Given entries:
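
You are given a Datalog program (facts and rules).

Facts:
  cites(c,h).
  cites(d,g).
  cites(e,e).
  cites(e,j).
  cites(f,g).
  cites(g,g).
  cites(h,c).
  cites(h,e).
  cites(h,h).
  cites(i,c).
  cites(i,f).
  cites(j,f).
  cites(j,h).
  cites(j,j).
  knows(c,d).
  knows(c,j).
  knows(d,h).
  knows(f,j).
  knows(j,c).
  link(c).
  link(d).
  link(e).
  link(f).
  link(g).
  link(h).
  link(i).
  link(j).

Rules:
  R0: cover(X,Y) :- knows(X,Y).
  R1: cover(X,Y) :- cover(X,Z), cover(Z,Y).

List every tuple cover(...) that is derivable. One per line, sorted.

round 1: derive cover(c,d) via R0 from knows(c,d)
round 1: derive cover(c,j) via R0 from knows(c,j)
round 1: derive cover(d,h) via R0 from knows(d,h)
round 1: derive cover(f,j) via R0 from knows(f,j)
round 1: derive cover(j,c) via R0 from knows(j,c)
round 2: derive cover(c,c) via R1 from cover(c,j), cover(j,c)
round 2: derive cover(c,h) via R1 from cover(c,d), cover(d,h)
round 2: derive cover(f,c) via R1 from cover(f,j), cover(j,c)
round 2: derive cover(j,d) via R1 from cover(j,c), cover(c,d)
round 2: derive cover(j,j) via R1 from cover(j,c), cover(c,j)
round 3: derive cover(f,d) via R1 from cover(f,c), cover(c,d)
round 3: derive cover(f,h) via R1 from cover(f,c), cover(c,h)
round 3: derive cover(j,h) via R1 from cover(j,c), cover(c,h)

cover(c,c)
cover(c,d)
cover(c,h)
cover(c,j)
cover(d,h)
cover(f,c)
cover(f,d)
cover(f,h)
cover(f,j)
cover(j,c)
cover(j,d)
cover(j,h)
cover(j,j)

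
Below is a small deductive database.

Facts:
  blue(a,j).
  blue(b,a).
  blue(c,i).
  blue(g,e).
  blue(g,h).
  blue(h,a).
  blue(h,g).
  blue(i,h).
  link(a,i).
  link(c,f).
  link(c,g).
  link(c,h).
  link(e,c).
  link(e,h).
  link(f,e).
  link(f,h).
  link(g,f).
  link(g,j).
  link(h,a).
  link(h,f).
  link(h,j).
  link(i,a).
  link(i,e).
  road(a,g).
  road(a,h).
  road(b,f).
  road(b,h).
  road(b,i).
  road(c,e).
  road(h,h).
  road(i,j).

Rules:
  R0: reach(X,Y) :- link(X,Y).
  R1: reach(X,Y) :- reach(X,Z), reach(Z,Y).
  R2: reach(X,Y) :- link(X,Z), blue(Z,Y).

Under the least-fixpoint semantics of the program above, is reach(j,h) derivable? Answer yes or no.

no

round 1: derive reach(a,i) via R0 from link(a,i)
round 1: derive reach(c,f) via R0 from link(c,f)
round 1: derive reach(c,g) via R0 from link(c,g)
round 1: derive reach(c,h) via R0 from link(c,h)
round 1: derive reach(e,c) via R0 from link(e,c)
round 1: derive reach(e,h) via R0 from link(e,h)
round 1: derive reach(f,e) via R0 from link(f,e)
round 1: derive reach(f,h) via R0 from link(f,h)
round 1: derive reach(g,f) via R0 from link(g,f)
round 1: derive reach(g,j) via R0 from link(g,j)
round 1: derive reach(h,a) via R0 from link(h,a)
round 1: derive reach(h,f) via R0 from link(h,f)
round 1: derive reach(h,j) via R0 from link(h,j)
round 1: derive reach(i,a) via R0 from link(i,a)
round 1: derive reach(i,e) via R0 from link(i,e)
round 1: derive reach(a,h) via R2 from link(a,i), blue(i,h)
round 1: derive reach(c,a) via R2 from link(c,h), blue(h,a)
round 1: derive reach(c,e) via R2 from link(c,g), blue(g,e)
round 1: derive reach(e,a) via R2 from link(e,h), blue(h,a)
round 1: derive reach(e,g) via R2 from link(e,h), blue(h,g)
round 1: derive reach(e,i) via R2 from link(e,c), blue(c,i)
round 1: derive reach(f,a) via R2 from link(f,h), blue(h,a)
round 1: derive reach(f,g) via R2 from link(f,h), blue(h,g)
round 1: derive reach(i,j) via R2 from link(i,a), blue(a,j)
round 2: derive reach(a,a) via R1 from reach(a,h), reach(h,a)
round 2: derive reach(a,e) via R1 from reach(a,i), reach(i,e)
round 2: derive reach(a,f) via R1 from reach(a,h), reach(h,f)
round 2: derive reach(a,j) via R1 from reach(a,h), reach(h,j)
round 2: derive reach(c,c) via R1 from reach(c,e), reach(e,c)
round 2: derive reach(c,i) via R1 from reach(c,a), reach(a,i)
round 2: derive reach(c,j) via R1 from reach(c,g), reach(g,j)
round 2: derive reach(e,e) via R1 from reach(e,c), reach(c,e)
round 2: derive reach(e,f) via R1 from reach(e,c), reach(c,f)
round 2: derive reach(e,j) via R1 from reach(e,g), reach(g,j)
round 2: derive reach(f,c) via R1 from reach(f,e), reach(e,c)
round 2: derive reach(f,f) via R1 from reach(f,g), reach(g,f)
round 2: derive reach(f,i) via R1 from reach(f,a), reach(a,i)
round 2: derive reach(f,j) via R1 from reach(f,g), reach(g,j)
round 2: derive reach(g,a) via R1 from reach(g,f), reach(f,a)
round 2: derive reach(g,e) via R1 from reach(g,f), reach(f,e)
round 2: derive reach(g,g) via R1 from reach(g,f), reach(f,g)
round 2: derive reach(g,h) via R1 from reach(g,f), reach(f,h)
round 2: derive reach(h,e) via R1 from reach(h,f), reach(f,e)
round 2: derive reach(h,g) via R1 from reach(h,f), reach(f,g)
round 2: derive reach(h,h) via R1 from reach(h,a), reach(a,h)
round 2: derive reach(h,i) via R1 from reach(h,a), reach(a,i)
round 2: derive reach(i,c) via R1 from reach(i,e), reach(e,c)
round 2: derive reach(i,g) via R1 from reach(i,e), reach(e,g)
round 2: derive reach(i,h) via R1 from reach(i,a), reach(a,h)
round 2: derive reach(i,i) via R1 from reach(i,a), reach(a,i)
round 3: derive reach(a,c) via R1 from reach(a,e), reach(e,c)
round 3: derive reach(a,g) via R1 from reach(a,e), reach(e,g)
round 3: derive reach(g,c) via R1 from reach(g,e), reach(e,c)
round 3: derive reach(g,i) via R1 from reach(g,a), reach(a,i)
round 3: derive reach(h,c) via R1 from reach(h,e), reach(e,c)
round 3: derive reach(i,f) via R1 from reach(i,a), reach(a,f)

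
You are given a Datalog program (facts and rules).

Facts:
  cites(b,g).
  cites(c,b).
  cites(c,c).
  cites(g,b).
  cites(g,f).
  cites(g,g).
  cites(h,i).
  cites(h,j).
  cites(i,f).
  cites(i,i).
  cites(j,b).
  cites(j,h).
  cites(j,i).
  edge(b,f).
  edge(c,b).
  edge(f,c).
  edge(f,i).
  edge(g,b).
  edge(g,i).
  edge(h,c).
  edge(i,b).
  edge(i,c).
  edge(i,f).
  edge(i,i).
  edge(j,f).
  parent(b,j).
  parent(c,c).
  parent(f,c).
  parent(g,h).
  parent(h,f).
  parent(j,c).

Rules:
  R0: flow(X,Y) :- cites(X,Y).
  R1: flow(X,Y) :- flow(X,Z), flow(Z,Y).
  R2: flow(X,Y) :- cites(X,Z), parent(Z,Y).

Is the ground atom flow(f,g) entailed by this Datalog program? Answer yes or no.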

Task to carry out:
Could you print, exactly and with nothing else, the lines from the one containing "parent(g,h)." through the last line of the records above?

Solution for this exercise:
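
  parent(g,h).
  parent(h,f).
  parent(j,c).

Rules:
  R0: flow(X,Y) :- cites(X,Y).
  R1: flow(X,Y) :- flow(X,Z), flow(Z,Y).
  R2: flow(X,Y) :- cites(X,Z), parent(Z,Y).

Is the ground atom flow(f,g) entailed by this Datalog program? Answer yes or no.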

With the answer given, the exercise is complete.